Given records: Begin

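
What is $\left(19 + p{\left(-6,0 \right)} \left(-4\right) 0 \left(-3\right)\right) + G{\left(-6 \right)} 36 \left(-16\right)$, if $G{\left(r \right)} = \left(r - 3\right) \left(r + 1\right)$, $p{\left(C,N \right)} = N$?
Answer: $-25901$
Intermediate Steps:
$G{\left(r \right)} = \left(1 + r\right) \left(-3 + r\right)$ ($G{\left(r \right)} = \left(-3 + r\right) \left(1 + r\right) = \left(1 + r\right) \left(-3 + r\right)$)
$\left(19 + p{\left(-6,0 \right)} \left(-4\right) 0 \left(-3\right)\right) + G{\left(-6 \right)} 36 \left(-16\right) = \left(19 + 0 \left(-4\right) 0 \left(-3\right)\right) + \left(-3 + \left(-6\right)^{2} - -12\right) 36 \left(-16\right) = \left(19 + 0 \cdot 0 \left(-3\right)\right) + \left(-3 + 36 + 12\right) 36 \left(-16\right) = \left(19 + 0 \cdot 0\right) + 45 \cdot 36 \left(-16\right) = \left(19 + 0\right) + 1620 \left(-16\right) = 19 - 25920 = -25901$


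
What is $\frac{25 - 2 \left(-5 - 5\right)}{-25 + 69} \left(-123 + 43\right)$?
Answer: $- \frac{900}{11} \approx -81.818$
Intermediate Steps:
$\frac{25 - 2 \left(-5 - 5\right)}{-25 + 69} \left(-123 + 43\right) = \frac{25 - -20}{44} \left(-80\right) = \left(25 + 20\right) \frac{1}{44} \left(-80\right) = 45 \cdot \frac{1}{44} \left(-80\right) = \frac{45}{44} \left(-80\right) = - \frac{900}{11}$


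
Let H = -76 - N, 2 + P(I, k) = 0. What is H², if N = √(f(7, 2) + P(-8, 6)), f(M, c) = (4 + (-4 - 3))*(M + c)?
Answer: (76 + I*√29)² ≈ 5747.0 + 818.54*I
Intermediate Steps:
f(M, c) = -3*M - 3*c (f(M, c) = (4 - 7)*(M + c) = -3*(M + c) = -3*M - 3*c)
P(I, k) = -2 (P(I, k) = -2 + 0 = -2)
N = I*√29 (N = √((-3*7 - 3*2) - 2) = √((-21 - 6) - 2) = √(-27 - 2) = √(-29) = I*√29 ≈ 5.3852*I)
H = -76 - I*√29 ≈ -76.0 - 5.3852*I
H² = (-76 - I*√29)²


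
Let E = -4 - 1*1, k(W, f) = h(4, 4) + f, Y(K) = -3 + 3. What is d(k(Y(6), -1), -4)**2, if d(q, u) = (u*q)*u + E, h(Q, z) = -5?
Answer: 10201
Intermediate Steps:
Y(K) = 0
k(W, f) = -5 + f
E = -5 (E = -4 - 1 = -5)
d(q, u) = -5 + q*u**2 (d(q, u) = (u*q)*u - 5 = (q*u)*u - 5 = q*u**2 - 5 = -5 + q*u**2)
d(k(Y(6), -1), -4)**2 = (-5 + (-5 - 1)*(-4)**2)**2 = (-5 - 6*16)**2 = (-5 - 96)**2 = (-101)**2 = 10201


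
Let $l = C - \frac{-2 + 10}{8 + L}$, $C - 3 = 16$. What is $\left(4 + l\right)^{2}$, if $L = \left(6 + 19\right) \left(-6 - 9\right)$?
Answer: $\frac{71385601}{134689} \approx 530.0$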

Given records: End

Requirement: Repeat the data. Keep every word the same.

Answer to the exercise:
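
What is $\left(19 + p{\left(-6,0 \right)} \left(-4\right) 0 \left(-3\right)\right) + G{\left(-6 \right)} 36 \left(-16\right)$, if $G{\left(r \right)} = \left(r - 3\right) \left(r + 1\right)$, $p{\left(C,N \right)} = N$?
Answer: $-25901$
Intermediate Steps:
$G{\left(r \right)} = \left(1 + r\right) \left(-3 + r\right)$ ($G{\left(r \right)} = \left(-3 + r\right) \left(1 + r\right) = \left(1 + r\right) \left(-3 + r\right)$)
$\left(19 + p{\left(-6,0 \right)} \left(-4\right) 0 \left(-3\right)\right) + G{\left(-6 \right)} 36 \left(-16\right) = \left(19 + 0 \left(-4\right) 0 \left(-3\right)\right) + \left(-3 + \left(-6\right)^{2} - -12\right) 36 \left(-16\right) = \left(19 + 0 \cdot 0 \left(-3\right)\right) + \left(-3 + 36 + 12\right) 36 \left(-16\right) = \left(19 + 0 \cdot 0\right) + 45 \cdot 36 \left(-16\right) = \left(19 + 0\right) + 1620 \left(-16\right) = 19 - 25920 = -25901$


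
What is $\frac{25 - 2 \left(-5 - 5\right)}{-25 + 69} \left(-123 + 43\right)$?
Answer: $- \frac{900}{11} \approx -81.818$
Intermediate Steps:
$\frac{25 - 2 \left(-5 - 5\right)}{-25 + 69} \left(-123 + 43\right) = \frac{25 - -20}{44} \left(-80\right) = \left(25 + 20\right) \frac{1}{44} \left(-80\right) = 45 \cdot \frac{1}{44} \left(-80\right) = \frac{45}{44} \left(-80\right) = - \frac{900}{11}$


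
Let H = -76 - N, 2 + P(I, k) = 0. What is H², if N = √(f(7, 2) + P(-8, 6)), f(M, c) = (4 + (-4 - 3))*(M + c)?
Answer: (76 + I*√29)² ≈ 5747.0 + 818.54*I
Intermediate Steps:
f(M, c) = -3*M - 3*c (f(M, c) = (4 - 7)*(M + c) = -3*(M + c) = -3*M - 3*c)
P(I, k) = -2 (P(I, k) = -2 + 0 = -2)
N = I*√29 (N = √((-3*7 - 3*2) - 2) = √((-21 - 6) - 2) = √(-27 - 2) = √(-29) = I*√29 ≈ 5.3852*I)
H = -76 - I*√29 ≈ -76.0 - 5.3852*I
H² = (-76 - I*√29)²


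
Let E = -4 - 1*1, k(W, f) = h(4, 4) + f, Y(K) = -3 + 3. What is d(k(Y(6), -1), -4)**2, if d(q, u) = (u*q)*u + E, h(Q, z) = -5?
Answer: 10201
Intermediate Steps:
Y(K) = 0
k(W, f) = -5 + f
E = -5 (E = -4 - 1 = -5)
d(q, u) = -5 + q*u**2 (d(q, u) = (u*q)*u - 5 = (q*u)*u - 5 = q*u**2 - 5 = -5 + q*u**2)
d(k(Y(6), -1), -4)**2 = (-5 + (-5 - 1)*(-4)**2)**2 = (-5 - 6*16)**2 = (-5 - 96)**2 = (-101)**2 = 10201


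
Let $l = C - \frac{-2 + 10}{8 + L}$, $C - 3 = 16$. What is $\left(4 + l\right)^{2}$, if $L = \left(6 + 19\right) \left(-6 - 9\right)$?
Answer: $\frac{71385601}{134689} \approx 530.0$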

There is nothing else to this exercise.